§ WHAT YOU ARE ASKED TO DO
Search the lines of the records for the word "Answer", and copy every line that has it.
=-=-=-=-=
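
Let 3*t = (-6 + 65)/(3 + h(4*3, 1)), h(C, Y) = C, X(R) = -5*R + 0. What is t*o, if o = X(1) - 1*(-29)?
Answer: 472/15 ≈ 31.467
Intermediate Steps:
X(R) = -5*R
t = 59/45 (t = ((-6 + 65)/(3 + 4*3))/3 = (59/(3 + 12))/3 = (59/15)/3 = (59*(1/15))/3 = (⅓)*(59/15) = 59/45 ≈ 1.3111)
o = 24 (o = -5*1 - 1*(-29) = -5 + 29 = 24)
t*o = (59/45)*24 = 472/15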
=-=-=-=-=
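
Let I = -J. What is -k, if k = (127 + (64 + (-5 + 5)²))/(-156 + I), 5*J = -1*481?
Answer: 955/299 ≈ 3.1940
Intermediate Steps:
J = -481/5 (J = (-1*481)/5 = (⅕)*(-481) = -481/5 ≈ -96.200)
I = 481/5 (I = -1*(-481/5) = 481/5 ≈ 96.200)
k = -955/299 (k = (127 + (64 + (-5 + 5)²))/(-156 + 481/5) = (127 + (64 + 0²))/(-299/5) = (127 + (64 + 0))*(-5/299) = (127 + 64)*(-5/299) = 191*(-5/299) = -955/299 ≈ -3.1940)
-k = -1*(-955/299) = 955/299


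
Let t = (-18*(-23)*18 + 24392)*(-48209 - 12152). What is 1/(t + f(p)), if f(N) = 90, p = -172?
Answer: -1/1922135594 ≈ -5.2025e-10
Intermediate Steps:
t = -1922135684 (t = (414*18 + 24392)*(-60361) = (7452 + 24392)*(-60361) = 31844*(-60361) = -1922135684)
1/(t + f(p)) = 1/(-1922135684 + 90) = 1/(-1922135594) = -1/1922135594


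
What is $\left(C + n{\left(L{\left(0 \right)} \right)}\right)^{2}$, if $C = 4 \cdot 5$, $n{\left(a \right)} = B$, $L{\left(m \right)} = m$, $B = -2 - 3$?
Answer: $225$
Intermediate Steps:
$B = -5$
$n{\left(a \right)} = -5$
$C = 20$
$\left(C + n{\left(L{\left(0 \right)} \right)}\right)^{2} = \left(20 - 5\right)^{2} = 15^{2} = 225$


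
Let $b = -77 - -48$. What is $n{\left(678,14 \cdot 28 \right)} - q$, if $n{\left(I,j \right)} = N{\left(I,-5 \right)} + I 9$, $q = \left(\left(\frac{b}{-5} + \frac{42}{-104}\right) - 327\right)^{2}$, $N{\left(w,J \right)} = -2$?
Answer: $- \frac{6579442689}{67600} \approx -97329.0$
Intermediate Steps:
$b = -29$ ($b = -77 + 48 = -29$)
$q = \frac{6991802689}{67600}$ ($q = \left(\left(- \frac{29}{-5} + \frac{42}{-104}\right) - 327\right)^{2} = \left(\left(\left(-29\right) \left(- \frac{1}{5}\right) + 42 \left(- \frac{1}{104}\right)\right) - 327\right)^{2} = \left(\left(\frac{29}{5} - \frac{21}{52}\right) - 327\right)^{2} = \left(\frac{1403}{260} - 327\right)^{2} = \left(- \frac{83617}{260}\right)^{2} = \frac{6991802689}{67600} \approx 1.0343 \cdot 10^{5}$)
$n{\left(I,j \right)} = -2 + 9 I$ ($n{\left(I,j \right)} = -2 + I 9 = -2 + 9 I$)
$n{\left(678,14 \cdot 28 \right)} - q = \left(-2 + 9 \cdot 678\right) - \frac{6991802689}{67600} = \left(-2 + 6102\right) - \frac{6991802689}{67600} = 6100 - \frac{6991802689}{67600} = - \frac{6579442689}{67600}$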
=-=-=-=-=
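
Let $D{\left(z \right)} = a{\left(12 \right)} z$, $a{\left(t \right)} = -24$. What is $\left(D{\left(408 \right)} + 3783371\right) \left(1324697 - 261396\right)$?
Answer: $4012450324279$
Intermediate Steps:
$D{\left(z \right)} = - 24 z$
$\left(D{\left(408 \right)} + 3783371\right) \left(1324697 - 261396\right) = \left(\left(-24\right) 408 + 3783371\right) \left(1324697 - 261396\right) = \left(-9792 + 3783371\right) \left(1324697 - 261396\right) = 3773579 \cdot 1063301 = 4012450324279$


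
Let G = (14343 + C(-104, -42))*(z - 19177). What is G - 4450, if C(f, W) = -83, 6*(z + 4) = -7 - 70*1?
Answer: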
=-=-=-=-=
§ RESULT BELOW
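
Answer: 472/15 ≈ 31.467
Answer: 955/299 ≈ 3.1940
Answer: -1/1922135594 ≈ -5.2025e-10
Answer: $225$
Answer: $- \frac{6579442689}{67600} \approx -97329.0$
Answer: $4012450324279$
Answer: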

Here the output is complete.